State how many lines of the entries hold the string "rearranges", and output nothing but that count.
════
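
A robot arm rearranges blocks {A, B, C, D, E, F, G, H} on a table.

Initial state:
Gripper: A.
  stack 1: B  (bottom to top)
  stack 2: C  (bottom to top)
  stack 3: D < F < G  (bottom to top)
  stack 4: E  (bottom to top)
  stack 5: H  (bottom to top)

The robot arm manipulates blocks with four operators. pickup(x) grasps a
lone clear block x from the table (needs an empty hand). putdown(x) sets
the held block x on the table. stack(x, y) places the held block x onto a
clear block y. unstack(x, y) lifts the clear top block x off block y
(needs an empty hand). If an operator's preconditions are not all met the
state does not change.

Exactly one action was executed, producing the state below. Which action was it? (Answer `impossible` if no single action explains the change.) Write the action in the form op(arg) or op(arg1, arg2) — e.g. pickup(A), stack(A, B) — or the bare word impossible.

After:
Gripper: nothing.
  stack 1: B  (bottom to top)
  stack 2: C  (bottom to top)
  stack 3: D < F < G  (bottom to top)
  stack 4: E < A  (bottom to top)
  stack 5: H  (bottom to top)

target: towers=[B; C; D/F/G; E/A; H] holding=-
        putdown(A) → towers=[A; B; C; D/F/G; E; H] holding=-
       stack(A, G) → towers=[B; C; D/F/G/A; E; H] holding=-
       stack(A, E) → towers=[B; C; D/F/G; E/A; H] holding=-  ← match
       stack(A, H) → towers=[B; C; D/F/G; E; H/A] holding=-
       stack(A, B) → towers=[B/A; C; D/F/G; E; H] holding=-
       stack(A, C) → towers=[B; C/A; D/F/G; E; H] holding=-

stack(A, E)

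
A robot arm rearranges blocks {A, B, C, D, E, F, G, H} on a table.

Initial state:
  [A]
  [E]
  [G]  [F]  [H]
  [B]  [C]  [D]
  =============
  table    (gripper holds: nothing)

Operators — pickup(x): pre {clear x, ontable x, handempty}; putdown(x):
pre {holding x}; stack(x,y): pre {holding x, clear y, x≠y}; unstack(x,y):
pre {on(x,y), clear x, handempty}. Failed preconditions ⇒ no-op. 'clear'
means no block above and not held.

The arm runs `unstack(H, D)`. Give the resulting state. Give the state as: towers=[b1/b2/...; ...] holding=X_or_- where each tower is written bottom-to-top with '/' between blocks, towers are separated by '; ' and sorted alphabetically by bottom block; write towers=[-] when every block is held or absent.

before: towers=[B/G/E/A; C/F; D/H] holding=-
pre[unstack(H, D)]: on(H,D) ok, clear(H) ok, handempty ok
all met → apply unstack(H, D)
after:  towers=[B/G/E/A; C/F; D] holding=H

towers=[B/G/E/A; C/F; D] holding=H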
════
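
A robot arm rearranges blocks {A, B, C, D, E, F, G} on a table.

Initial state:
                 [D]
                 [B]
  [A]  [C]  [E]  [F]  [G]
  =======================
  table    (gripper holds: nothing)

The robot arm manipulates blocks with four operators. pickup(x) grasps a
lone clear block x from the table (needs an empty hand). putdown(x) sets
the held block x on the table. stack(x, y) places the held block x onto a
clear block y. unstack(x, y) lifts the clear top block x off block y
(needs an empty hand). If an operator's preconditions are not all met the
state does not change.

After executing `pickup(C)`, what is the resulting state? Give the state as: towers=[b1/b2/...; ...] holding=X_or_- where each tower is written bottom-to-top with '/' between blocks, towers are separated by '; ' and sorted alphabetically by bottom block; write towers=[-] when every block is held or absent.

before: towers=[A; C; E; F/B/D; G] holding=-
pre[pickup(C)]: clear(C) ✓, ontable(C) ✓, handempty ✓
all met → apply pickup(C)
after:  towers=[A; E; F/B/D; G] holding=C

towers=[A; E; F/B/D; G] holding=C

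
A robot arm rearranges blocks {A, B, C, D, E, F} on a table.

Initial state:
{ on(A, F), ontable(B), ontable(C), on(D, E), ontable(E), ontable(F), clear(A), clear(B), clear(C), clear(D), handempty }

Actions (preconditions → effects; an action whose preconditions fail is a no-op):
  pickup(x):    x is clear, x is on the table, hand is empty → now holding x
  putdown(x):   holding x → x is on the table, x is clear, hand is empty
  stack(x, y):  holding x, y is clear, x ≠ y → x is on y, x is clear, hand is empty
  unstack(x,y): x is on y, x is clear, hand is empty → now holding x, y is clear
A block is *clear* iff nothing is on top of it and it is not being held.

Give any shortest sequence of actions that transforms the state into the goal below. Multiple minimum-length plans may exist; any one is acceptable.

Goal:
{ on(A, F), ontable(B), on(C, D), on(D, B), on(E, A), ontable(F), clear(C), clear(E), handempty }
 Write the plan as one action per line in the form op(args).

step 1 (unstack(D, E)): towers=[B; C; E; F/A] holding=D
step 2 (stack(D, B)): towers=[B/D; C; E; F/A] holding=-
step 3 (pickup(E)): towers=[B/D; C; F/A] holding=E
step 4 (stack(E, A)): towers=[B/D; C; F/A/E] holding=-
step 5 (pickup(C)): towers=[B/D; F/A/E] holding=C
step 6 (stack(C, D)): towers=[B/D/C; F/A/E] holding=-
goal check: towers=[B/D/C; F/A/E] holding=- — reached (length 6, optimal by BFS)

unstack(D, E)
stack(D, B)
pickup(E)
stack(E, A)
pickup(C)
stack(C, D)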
════
• [Output of the exercise] 4